→ **WHAT YOU WILL DO**:
Please report every line in the entries that contains the string "alphabet".

· · · ·

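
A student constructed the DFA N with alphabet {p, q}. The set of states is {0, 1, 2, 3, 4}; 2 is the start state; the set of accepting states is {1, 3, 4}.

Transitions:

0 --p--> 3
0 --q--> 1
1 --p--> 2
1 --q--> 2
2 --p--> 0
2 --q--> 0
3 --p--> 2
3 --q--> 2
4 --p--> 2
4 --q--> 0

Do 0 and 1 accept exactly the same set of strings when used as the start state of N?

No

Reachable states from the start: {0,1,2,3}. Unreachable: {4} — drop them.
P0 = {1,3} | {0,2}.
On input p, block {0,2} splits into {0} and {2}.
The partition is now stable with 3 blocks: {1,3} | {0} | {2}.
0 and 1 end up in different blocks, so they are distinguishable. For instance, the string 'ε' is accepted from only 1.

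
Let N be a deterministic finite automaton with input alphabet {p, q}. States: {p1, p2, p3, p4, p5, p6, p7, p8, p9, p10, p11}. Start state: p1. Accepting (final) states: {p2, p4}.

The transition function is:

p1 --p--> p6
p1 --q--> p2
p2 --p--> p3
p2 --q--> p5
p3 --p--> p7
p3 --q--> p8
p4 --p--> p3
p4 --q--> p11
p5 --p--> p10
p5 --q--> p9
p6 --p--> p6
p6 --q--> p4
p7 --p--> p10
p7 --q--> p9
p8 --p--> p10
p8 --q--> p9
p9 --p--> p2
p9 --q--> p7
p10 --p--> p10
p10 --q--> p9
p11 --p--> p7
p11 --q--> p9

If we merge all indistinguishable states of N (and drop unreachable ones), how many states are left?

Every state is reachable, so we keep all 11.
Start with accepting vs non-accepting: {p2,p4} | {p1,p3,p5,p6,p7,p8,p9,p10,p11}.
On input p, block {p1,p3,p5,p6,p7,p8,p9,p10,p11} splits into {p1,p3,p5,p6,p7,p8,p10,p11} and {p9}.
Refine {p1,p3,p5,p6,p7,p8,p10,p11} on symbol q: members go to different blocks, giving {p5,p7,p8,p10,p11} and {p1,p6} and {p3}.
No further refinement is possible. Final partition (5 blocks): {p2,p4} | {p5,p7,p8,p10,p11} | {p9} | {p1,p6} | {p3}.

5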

· · · ·

→ **TASK RESPONSE**:
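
A student constructed the DFA N with alphabet {p, q}. The set of states is {0, 1, 2, 3, 4}; 2 is the start state; the set of accepting states is {1, 3, 4}.
Let N be a deterministic finite automaton with input alphabet {p, q}. States: {p1, p2, p3, p4, p5, p6, p7, p8, p9, p10, p11}. Start state: p1. Accepting (final) states: {p2, p4}.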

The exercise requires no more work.